Exercise directions:
Once you have read the records below, write them all out exactly as given.

(Saved entries)
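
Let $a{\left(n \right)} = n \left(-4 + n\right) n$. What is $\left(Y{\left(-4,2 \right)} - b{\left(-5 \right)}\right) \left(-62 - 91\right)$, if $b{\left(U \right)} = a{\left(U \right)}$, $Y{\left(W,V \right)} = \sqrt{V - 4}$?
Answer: $-34425 - 153 i \sqrt{2} \approx -34425.0 - 216.37 i$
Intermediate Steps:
$Y{\left(W,V \right)} = \sqrt{-4 + V}$
$a{\left(n \right)} = n^{2} \left(-4 + n\right)$
$b{\left(U \right)} = U^{2} \left(-4 + U\right)$
$\left(Y{\left(-4,2 \right)} - b{\left(-5 \right)}\right) \left(-62 - 91\right) = \left(\sqrt{-4 + 2} - \left(-5\right)^{2} \left(-4 - 5\right)\right) \left(-62 - 91\right) = \left(\sqrt{-2} - 25 \left(-9\right)\right) \left(-153\right) = \left(i \sqrt{2} - -225\right) \left(-153\right) = \left(i \sqrt{2} + 225\right) \left(-153\right) = \left(225 + i \sqrt{2}\right) \left(-153\right) = -34425 - 153 i \sqrt{2}$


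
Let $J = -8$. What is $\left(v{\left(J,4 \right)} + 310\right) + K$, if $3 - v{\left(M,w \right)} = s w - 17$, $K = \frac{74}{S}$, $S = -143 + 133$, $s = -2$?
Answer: $\frac{1653}{5} \approx 330.6$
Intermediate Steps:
$S = -10$
$K = - \frac{37}{5}$ ($K = \frac{74}{-10} = 74 \left(- \frac{1}{10}\right) = - \frac{37}{5} \approx -7.4$)
$v{\left(M,w \right)} = 20 + 2 w$ ($v{\left(M,w \right)} = 3 - \left(- 2 w - 17\right) = 3 - \left(-17 - 2 w\right) = 3 + \left(17 + 2 w\right) = 20 + 2 w$)
$\left(v{\left(J,4 \right)} + 310\right) + K = \left(\left(20 + 2 \cdot 4\right) + 310\right) - \frac{37}{5} = \left(\left(20 + 8\right) + 310\right) - \frac{37}{5} = \left(28 + 310\right) - \frac{37}{5} = 338 - \frac{37}{5} = \frac{1653}{5}$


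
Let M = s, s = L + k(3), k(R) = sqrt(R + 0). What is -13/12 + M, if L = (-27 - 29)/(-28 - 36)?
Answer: -5/24 + sqrt(3) ≈ 1.5237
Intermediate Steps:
L = 7/8 (L = -56/(-64) = -56*(-1/64) = 7/8 ≈ 0.87500)
k(R) = sqrt(R)
s = 7/8 + sqrt(3) ≈ 2.6071
M = 7/8 + sqrt(3) ≈ 2.6071
-13/12 + M = -13/12 + (7/8 + sqrt(3)) = -5/24 + sqrt(3)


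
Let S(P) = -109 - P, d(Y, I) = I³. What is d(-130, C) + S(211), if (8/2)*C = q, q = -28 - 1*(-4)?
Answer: -536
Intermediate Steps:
q = -24 (q = -28 + 4 = -24)
C = -6 (C = (¼)*(-24) = -6)
d(-130, C) + S(211) = (-6)³ + (-109 - 1*211) = -216 + (-109 - 211) = -216 - 320 = -536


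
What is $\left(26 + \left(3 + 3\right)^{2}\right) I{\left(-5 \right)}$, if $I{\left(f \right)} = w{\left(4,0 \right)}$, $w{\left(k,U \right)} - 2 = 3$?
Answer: $310$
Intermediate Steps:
$w{\left(k,U \right)} = 5$ ($w{\left(k,U \right)} = 2 + 3 = 5$)
$I{\left(f \right)} = 5$
$\left(26 + \left(3 + 3\right)^{2}\right) I{\left(-5 \right)} = \left(26 + \left(3 + 3\right)^{2}\right) 5 = \left(26 + 6^{2}\right) 5 = \left(26 + 36\right) 5 = 62 \cdot 5 = 310$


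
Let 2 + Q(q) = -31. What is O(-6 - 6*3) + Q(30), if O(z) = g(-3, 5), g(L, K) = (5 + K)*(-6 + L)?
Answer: -123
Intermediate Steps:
Q(q) = -33 (Q(q) = -2 - 31 = -33)
g(L, K) = (-6 + L)*(5 + K)
O(z) = -90 (O(z) = -30 - 6*5 + 5*(-3) + 5*(-3) = -30 - 30 - 15 - 15 = -90)
O(-6 - 6*3) + Q(30) = -90 - 33 = -123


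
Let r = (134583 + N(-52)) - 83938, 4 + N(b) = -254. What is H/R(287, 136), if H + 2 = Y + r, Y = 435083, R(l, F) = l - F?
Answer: 485468/151 ≈ 3215.0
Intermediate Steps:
N(b) = -258 (N(b) = -4 - 254 = -258)
r = 50387 (r = (134583 - 258) - 83938 = 134325 - 83938 = 50387)
H = 485468 (H = -2 + (435083 + 50387) = -2 + 485470 = 485468)
H/R(287, 136) = 485468/(287 - 1*136) = 485468/(287 - 136) = 485468/151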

Answer to the problem:
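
Let $a{\left(n \right)} = n \left(-4 + n\right) n$. What is $\left(Y{\left(-4,2 \right)} - b{\left(-5 \right)}\right) \left(-62 - 91\right)$, if $b{\left(U \right)} = a{\left(U \right)}$, $Y{\left(W,V \right)} = \sqrt{V - 4}$?
Answer: $-34425 - 153 i \sqrt{2} \approx -34425.0 - 216.37 i$
Intermediate Steps:
$Y{\left(W,V \right)} = \sqrt{-4 + V}$
$a{\left(n \right)} = n^{2} \left(-4 + n\right)$
$b{\left(U \right)} = U^{2} \left(-4 + U\right)$
$\left(Y{\left(-4,2 \right)} - b{\left(-5 \right)}\right) \left(-62 - 91\right) = \left(\sqrt{-4 + 2} - \left(-5\right)^{2} \left(-4 - 5\right)\right) \left(-62 - 91\right) = \left(\sqrt{-2} - 25 \left(-9\right)\right) \left(-153\right) = \left(i \sqrt{2} - -225\right) \left(-153\right) = \left(i \sqrt{2} + 225\right) \left(-153\right) = \left(225 + i \sqrt{2}\right) \left(-153\right) = -34425 - 153 i \sqrt{2}$


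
Let $J = -8$. What is $\left(v{\left(J,4 \right)} + 310\right) + K$, if $3 - v{\left(M,w \right)} = s w - 17$, $K = \frac{74}{S}$, $S = -143 + 133$, $s = -2$?
Answer: $\frac{1653}{5} \approx 330.6$
Intermediate Steps:
$S = -10$
$K = - \frac{37}{5}$ ($K = \frac{74}{-10} = 74 \left(- \frac{1}{10}\right) = - \frac{37}{5} \approx -7.4$)
$v{\left(M,w \right)} = 20 + 2 w$ ($v{\left(M,w \right)} = 3 - \left(- 2 w - 17\right) = 3 - \left(-17 - 2 w\right) = 3 + \left(17 + 2 w\right) = 20 + 2 w$)
$\left(v{\left(J,4 \right)} + 310\right) + K = \left(\left(20 + 2 \cdot 4\right) + 310\right) - \frac{37}{5} = \left(\left(20 + 8\right) + 310\right) - \frac{37}{5} = \left(28 + 310\right) - \frac{37}{5} = 338 - \frac{37}{5} = \frac{1653}{5}$


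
Let M = s, s = L + k(3), k(R) = sqrt(R + 0). What is -13/12 + M, if L = (-27 - 29)/(-28 - 36)?
Answer: -5/24 + sqrt(3) ≈ 1.5237
Intermediate Steps:
L = 7/8 (L = -56/(-64) = -56*(-1/64) = 7/8 ≈ 0.87500)
k(R) = sqrt(R)
s = 7/8 + sqrt(3) ≈ 2.6071
M = 7/8 + sqrt(3) ≈ 2.6071
-13/12 + M = -13/12 + (7/8 + sqrt(3)) = -5/24 + sqrt(3)


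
Let S(P) = -109 - P, d(Y, I) = I³. What is d(-130, C) + S(211), if (8/2)*C = q, q = -28 - 1*(-4)?
Answer: -536
Intermediate Steps:
q = -24 (q = -28 + 4 = -24)
C = -6 (C = (¼)*(-24) = -6)
d(-130, C) + S(211) = (-6)³ + (-109 - 1*211) = -216 + (-109 - 211) = -216 - 320 = -536


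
What is $\left(26 + \left(3 + 3\right)^{2}\right) I{\left(-5 \right)}$, if $I{\left(f \right)} = w{\left(4,0 \right)}$, $w{\left(k,U \right)} - 2 = 3$?
Answer: $310$
Intermediate Steps:
$w{\left(k,U \right)} = 5$ ($w{\left(k,U \right)} = 2 + 3 = 5$)
$I{\left(f \right)} = 5$
$\left(26 + \left(3 + 3\right)^{2}\right) I{\left(-5 \right)} = \left(26 + \left(3 + 3\right)^{2}\right) 5 = \left(26 + 6^{2}\right) 5 = \left(26 + 36\right) 5 = 62 \cdot 5 = 310$


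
Let 2 + Q(q) = -31. What is O(-6 - 6*3) + Q(30), if O(z) = g(-3, 5), g(L, K) = (5 + K)*(-6 + L)?
Answer: -123
Intermediate Steps:
Q(q) = -33 (Q(q) = -2 - 31 = -33)
g(L, K) = (-6 + L)*(5 + K)
O(z) = -90 (O(z) = -30 - 6*5 + 5*(-3) + 5*(-3) = -30 - 30 - 15 - 15 = -90)
O(-6 - 6*3) + Q(30) = -90 - 33 = -123


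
Let r = (134583 + N(-52)) - 83938, 4 + N(b) = -254. What is H/R(287, 136), if H + 2 = Y + r, Y = 435083, R(l, F) = l - F?
Answer: 485468/151 ≈ 3215.0
Intermediate Steps:
N(b) = -258 (N(b) = -4 - 254 = -258)
r = 50387 (r = (134583 - 258) - 83938 = 134325 - 83938 = 50387)
H = 485468 (H = -2 + (435083 + 50387) = -2 + 485470 = 485468)
H/R(287, 136) = 485468/(287 - 1*136) = 485468/(287 - 136) = 485468/151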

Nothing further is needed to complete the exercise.